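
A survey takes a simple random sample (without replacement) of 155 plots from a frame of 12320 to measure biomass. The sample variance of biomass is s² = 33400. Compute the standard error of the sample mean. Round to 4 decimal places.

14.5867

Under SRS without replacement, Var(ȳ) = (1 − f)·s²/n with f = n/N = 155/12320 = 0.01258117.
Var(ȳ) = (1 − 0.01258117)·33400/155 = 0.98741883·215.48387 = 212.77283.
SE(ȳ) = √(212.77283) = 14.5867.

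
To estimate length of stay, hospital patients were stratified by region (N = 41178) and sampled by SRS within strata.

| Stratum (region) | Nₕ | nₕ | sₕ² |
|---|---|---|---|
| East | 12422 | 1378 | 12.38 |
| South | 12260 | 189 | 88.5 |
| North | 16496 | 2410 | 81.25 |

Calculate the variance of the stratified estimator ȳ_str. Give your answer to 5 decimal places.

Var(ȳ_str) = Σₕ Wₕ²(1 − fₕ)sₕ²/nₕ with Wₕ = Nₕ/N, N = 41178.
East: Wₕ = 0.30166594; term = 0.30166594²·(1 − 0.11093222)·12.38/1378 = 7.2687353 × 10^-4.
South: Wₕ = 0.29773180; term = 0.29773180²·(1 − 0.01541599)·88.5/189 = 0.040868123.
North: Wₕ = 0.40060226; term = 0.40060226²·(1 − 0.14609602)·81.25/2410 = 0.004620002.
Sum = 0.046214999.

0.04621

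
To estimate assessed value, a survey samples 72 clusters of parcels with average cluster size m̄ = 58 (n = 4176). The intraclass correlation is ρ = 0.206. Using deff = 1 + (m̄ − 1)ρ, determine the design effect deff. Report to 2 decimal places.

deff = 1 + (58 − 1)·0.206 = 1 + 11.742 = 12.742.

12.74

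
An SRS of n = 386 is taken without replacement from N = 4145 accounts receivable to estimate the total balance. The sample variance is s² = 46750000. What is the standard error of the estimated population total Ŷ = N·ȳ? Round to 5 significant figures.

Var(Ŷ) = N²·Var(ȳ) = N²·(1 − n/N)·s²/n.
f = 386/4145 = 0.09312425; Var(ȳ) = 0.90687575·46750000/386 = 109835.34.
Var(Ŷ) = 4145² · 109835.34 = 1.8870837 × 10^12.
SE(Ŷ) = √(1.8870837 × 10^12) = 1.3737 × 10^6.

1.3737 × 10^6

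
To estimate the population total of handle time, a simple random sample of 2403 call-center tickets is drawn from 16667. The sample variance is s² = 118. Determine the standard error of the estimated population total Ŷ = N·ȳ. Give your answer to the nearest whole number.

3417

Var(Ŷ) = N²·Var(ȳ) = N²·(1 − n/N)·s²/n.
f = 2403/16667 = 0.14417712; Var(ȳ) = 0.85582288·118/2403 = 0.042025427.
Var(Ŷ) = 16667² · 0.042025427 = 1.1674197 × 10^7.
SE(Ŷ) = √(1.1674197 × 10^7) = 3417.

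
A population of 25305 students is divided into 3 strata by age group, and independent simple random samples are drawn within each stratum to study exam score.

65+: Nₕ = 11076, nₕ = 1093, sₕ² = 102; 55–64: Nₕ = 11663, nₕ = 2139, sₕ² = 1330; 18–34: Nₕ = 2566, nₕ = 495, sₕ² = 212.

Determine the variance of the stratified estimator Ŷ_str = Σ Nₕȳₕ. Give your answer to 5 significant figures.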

...

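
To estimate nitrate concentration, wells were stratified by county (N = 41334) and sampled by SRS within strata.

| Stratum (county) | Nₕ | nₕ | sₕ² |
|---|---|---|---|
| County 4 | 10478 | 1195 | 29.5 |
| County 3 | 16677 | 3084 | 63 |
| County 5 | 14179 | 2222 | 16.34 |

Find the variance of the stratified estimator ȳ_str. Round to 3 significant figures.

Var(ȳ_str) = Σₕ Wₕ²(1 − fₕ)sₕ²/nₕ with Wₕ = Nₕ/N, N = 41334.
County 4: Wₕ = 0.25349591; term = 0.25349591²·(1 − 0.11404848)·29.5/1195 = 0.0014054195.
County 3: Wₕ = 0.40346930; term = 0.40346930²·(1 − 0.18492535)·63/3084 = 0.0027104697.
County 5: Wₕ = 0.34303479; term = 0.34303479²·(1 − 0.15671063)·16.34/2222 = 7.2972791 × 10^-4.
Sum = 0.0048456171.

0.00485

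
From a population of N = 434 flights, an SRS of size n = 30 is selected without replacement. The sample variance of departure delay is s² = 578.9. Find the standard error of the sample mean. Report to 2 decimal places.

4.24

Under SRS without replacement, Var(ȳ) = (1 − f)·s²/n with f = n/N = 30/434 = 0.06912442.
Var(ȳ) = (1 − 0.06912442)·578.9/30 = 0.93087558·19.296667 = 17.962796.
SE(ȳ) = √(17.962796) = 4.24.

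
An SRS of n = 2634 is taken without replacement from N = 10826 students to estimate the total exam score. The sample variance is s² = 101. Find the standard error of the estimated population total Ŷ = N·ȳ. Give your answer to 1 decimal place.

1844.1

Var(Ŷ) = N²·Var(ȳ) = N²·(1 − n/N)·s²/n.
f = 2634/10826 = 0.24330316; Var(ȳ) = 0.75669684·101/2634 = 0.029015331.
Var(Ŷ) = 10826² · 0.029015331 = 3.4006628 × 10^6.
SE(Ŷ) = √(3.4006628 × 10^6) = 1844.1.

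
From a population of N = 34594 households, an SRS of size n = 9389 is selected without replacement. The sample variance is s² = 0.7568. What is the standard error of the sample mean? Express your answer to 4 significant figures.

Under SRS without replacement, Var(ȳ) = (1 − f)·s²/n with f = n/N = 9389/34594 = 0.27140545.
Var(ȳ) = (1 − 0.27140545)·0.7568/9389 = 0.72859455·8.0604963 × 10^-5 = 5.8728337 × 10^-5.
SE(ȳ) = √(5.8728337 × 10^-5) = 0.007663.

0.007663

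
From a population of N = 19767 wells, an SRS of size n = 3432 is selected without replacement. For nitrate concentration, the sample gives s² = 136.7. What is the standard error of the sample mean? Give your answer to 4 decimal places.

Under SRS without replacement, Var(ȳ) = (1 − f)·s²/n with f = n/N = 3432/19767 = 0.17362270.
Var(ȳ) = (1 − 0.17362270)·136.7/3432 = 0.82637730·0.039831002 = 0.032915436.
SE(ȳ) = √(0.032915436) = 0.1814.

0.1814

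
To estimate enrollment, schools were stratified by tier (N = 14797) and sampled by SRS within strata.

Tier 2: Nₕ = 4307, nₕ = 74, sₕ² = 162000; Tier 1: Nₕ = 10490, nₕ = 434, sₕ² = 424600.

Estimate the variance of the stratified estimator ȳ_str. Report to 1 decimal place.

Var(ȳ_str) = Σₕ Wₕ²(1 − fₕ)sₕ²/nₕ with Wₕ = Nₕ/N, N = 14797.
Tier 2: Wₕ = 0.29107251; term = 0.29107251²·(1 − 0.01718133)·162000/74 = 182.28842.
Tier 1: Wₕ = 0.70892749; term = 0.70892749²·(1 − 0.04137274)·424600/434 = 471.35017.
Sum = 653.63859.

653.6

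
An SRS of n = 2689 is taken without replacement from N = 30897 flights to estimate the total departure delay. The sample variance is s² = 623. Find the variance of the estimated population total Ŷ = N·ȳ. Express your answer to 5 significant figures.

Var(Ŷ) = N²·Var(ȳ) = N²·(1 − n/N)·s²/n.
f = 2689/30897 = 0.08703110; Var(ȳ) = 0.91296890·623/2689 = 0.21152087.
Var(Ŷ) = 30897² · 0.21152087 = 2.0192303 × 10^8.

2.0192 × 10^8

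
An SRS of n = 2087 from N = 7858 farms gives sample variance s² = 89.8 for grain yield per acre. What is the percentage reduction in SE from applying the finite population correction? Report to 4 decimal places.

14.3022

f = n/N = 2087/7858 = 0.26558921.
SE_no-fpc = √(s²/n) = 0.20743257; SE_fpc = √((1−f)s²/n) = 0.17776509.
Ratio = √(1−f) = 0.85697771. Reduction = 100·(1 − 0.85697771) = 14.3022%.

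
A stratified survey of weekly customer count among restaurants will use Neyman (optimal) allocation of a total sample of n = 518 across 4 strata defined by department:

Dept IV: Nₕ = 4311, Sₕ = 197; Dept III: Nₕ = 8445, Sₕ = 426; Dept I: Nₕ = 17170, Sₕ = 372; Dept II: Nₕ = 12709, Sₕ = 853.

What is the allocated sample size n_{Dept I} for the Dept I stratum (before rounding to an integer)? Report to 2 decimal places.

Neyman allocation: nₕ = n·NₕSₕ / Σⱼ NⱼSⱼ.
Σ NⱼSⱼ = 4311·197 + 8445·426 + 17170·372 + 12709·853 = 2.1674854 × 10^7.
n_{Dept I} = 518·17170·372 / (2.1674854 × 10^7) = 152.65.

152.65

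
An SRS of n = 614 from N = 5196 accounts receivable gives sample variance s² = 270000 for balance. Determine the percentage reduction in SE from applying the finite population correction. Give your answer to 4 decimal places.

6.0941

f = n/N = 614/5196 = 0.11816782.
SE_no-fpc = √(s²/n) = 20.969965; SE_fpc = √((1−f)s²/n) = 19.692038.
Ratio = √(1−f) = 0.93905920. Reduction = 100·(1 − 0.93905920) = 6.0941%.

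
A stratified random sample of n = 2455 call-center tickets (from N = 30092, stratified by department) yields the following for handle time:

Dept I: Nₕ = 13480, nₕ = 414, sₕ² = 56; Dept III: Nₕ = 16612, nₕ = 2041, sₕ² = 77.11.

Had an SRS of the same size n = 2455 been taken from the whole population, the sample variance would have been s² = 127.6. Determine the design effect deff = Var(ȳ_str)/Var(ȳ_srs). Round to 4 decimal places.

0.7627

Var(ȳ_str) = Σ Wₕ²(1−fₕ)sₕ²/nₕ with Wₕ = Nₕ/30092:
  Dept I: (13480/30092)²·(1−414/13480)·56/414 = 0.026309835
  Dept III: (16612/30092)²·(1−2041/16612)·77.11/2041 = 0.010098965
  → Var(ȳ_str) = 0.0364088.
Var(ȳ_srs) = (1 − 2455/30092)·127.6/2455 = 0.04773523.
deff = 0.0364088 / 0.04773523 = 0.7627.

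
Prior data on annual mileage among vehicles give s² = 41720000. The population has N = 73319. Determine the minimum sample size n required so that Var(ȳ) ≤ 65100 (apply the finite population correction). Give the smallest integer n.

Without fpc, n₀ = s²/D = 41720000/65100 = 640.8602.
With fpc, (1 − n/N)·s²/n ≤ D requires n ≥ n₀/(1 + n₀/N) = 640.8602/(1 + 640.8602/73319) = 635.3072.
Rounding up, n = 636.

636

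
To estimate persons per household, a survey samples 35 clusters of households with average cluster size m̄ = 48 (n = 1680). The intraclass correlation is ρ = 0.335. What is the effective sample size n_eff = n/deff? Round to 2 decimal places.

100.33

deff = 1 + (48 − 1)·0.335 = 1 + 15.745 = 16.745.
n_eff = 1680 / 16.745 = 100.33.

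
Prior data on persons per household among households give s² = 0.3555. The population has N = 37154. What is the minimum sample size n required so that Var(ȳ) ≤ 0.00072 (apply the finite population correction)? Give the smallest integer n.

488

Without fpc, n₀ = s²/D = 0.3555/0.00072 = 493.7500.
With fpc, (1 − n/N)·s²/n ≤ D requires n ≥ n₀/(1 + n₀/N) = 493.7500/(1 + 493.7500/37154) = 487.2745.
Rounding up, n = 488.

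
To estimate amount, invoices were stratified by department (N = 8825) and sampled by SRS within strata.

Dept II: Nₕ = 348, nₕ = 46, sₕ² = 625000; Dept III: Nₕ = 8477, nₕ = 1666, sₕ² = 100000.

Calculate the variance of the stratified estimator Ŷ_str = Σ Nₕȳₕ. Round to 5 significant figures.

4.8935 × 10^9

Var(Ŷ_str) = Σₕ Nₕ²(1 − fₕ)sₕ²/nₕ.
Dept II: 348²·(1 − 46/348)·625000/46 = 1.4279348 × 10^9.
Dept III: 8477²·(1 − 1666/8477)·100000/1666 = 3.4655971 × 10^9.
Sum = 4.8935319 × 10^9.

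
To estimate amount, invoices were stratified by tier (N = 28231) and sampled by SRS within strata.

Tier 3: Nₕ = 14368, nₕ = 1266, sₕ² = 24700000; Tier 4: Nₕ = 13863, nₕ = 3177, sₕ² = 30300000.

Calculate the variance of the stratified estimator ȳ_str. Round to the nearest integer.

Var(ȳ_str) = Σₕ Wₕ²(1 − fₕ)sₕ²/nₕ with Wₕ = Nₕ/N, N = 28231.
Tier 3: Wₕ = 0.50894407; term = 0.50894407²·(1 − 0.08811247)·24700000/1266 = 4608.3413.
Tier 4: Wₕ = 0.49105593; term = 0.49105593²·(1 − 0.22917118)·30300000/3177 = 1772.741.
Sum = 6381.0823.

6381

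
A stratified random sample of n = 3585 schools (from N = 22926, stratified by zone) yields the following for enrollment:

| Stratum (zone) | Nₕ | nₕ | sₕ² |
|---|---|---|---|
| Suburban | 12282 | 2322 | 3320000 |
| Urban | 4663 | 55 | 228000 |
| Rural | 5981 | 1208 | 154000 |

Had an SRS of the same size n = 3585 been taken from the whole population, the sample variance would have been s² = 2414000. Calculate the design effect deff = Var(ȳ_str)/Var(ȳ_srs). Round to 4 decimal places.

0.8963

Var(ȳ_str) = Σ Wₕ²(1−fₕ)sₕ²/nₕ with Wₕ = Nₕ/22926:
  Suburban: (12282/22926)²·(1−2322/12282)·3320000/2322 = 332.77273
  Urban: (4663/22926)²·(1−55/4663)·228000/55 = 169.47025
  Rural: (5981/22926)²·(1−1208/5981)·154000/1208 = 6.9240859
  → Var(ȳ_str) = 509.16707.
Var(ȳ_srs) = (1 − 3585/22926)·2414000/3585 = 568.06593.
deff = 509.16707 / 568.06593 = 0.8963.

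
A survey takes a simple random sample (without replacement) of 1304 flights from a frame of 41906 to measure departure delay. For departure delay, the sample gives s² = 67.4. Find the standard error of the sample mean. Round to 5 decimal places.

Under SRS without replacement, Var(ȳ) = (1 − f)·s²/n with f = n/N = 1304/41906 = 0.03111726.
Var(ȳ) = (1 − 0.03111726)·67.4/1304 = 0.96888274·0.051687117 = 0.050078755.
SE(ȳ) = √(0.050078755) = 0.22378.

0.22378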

---

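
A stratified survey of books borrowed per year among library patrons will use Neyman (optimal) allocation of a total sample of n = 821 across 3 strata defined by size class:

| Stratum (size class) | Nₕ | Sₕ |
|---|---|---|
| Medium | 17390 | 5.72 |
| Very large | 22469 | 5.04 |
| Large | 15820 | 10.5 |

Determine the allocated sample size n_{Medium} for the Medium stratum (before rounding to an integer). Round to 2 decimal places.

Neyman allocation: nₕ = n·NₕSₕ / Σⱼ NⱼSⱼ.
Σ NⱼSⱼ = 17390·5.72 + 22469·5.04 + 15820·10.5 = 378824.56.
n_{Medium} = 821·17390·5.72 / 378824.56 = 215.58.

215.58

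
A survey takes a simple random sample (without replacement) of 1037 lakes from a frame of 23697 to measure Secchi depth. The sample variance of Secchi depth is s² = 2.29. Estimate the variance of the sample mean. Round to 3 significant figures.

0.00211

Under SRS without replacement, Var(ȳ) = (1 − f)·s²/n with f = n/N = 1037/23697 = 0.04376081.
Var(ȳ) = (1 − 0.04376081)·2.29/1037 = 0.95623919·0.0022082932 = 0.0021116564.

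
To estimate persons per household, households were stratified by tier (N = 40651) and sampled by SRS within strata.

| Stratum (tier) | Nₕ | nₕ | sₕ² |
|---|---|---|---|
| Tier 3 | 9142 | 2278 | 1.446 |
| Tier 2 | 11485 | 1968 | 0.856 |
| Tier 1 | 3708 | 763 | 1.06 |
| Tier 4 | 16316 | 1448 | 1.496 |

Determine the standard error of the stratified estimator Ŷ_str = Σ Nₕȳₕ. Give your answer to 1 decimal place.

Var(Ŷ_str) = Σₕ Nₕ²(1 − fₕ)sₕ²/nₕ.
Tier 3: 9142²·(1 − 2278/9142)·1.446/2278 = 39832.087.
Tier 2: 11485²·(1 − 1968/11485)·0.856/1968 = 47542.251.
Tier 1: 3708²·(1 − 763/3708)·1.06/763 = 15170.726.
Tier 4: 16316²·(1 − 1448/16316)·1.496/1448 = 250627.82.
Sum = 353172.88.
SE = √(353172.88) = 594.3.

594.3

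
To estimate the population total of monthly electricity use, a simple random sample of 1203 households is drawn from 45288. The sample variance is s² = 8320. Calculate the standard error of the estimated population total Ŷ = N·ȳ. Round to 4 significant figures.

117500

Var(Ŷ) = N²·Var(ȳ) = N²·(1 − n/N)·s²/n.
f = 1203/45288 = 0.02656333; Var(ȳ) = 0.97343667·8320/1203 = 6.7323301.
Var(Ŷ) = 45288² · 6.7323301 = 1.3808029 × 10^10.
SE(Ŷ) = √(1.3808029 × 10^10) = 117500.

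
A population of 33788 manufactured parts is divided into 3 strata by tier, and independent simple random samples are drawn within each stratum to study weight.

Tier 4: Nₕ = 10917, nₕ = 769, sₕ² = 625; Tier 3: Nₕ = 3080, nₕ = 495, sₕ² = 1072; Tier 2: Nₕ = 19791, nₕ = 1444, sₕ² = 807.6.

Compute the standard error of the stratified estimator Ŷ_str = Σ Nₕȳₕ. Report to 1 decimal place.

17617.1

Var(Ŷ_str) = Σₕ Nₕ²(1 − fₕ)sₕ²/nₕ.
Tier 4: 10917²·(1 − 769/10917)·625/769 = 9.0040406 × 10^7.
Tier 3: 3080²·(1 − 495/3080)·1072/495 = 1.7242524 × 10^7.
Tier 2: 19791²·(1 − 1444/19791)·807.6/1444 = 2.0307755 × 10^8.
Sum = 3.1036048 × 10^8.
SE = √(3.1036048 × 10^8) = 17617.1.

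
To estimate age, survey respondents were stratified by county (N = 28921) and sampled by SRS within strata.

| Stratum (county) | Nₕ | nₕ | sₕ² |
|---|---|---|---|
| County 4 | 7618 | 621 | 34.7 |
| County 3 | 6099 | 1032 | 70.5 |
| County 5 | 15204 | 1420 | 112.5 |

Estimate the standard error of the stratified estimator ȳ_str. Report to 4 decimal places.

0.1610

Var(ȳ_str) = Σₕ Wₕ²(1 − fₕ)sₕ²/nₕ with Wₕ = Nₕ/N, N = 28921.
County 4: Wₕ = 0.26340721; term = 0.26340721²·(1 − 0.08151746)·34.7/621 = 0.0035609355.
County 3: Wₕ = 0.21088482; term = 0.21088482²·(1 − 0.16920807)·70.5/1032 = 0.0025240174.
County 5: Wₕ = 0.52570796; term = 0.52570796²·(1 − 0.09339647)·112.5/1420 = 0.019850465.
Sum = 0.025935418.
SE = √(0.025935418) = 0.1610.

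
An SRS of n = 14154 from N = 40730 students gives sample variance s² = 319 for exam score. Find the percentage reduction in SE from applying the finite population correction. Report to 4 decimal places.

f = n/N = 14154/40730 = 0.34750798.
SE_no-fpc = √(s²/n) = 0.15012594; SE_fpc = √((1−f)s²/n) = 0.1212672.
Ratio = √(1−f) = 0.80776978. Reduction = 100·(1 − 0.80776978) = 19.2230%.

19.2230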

*Task objective*:
Wherever a line of the entries holds the string "divided", copy that line.

*Output of the exercise*:
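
A population of 25305 students is divided into 3 strata by age group, and independent simple random samples are drawn within each stratum to study exam score.
A population of 33788 manufactured parts is divided into 3 strata by tier, and independent simple random samples are drawn within each stratum to study weight.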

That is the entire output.